### DESCRIPTION OF THE TASK
In how many lines of the records does the word "maze" appear? Reply with the number and nothing else.

[Collected data entries]
━━━━━━━━━━━━━━━━

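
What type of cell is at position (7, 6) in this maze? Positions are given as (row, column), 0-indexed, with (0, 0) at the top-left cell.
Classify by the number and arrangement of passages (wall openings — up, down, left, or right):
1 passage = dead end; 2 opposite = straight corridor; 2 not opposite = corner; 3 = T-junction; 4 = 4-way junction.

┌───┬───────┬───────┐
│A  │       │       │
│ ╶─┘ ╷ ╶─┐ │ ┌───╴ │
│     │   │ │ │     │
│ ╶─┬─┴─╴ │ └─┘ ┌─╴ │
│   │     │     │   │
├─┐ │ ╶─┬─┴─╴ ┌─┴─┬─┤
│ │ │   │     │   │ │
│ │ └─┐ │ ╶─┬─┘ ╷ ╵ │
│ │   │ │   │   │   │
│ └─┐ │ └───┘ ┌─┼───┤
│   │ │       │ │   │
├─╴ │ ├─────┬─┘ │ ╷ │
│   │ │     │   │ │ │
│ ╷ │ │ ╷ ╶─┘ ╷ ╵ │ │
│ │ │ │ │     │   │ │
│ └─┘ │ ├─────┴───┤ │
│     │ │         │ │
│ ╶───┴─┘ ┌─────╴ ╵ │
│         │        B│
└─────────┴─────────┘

Checking cell at (7, 6):
Number of passages: 2
Cell type: corner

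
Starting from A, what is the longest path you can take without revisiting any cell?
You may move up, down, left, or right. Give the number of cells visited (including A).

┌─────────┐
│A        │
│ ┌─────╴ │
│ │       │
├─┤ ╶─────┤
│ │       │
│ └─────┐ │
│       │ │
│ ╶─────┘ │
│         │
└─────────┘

Finding longest simple path using DFS:
Start: (0, 0)
Longest path visits 23 cells
Path: A → right → right → right → right → down → left → left → left → down → right → right → right → down → down → left → left → left → left → up → right → right → right

Solution:

┌─────────┐
│A → → → ↓│
│ ┌─────╴ │
│ │↓ ← ← ↲│
├─┤ ╶─────┤
│ │↳ → → ↓│
│ └─────┐ │
│↱ → → B│↓│
│ ╶─────┘ │
│↑ ← ← ← ↲│
└─────────┘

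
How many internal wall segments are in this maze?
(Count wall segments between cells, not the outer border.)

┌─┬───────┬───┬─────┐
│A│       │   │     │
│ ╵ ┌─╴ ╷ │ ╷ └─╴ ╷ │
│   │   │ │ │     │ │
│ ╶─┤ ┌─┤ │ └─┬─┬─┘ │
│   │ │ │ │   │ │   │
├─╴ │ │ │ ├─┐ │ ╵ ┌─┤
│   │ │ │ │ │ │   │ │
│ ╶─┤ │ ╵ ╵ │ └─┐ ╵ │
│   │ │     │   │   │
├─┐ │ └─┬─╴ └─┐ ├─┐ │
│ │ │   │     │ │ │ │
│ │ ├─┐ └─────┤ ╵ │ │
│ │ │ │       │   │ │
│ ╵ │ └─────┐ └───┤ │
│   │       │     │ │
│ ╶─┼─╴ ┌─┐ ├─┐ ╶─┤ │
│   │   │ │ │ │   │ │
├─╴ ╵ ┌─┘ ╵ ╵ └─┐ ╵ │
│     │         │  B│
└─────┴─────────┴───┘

Counting internal wall segments:
Total internal walls: 81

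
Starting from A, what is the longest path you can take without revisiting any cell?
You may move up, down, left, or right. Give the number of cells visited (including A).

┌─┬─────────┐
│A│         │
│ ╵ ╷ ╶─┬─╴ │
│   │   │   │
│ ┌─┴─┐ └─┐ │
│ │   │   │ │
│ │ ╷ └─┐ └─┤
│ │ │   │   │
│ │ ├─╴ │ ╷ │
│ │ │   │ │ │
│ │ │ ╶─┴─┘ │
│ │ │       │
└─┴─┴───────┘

Finding longest simple path using DFS:
Start: (0, 0)
Longest path visits 25 cells
Path: A → down → right → up → right → down → right → down → right → down → right → down → down → left → left → left → up → right → up → left → up → left → down → down → down

Solution:

┌─┬─────────┐
│A│↱ ↓      │
│ ╵ ╷ ╶─┬─╴ │
│↳ ↑│↳ ↓│   │
│ ┌─┴─┐ └─┐ │
│ │↓ ↰│↳ ↓│ │
│ │ ╷ └─┐ └─┤
│ │↓│↑ ↰│↳ ↓│
│ │ ├─╴ │ ╷ │
│ │↓│↱ ↑│ │↓│
│ │ │ ╶─┴─┘ │
│ │B│↑ ← ← ↲│
└─┴─┴───────┘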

━━━━━━━━━━━━━━━━

### FINISHED EXERCISE
2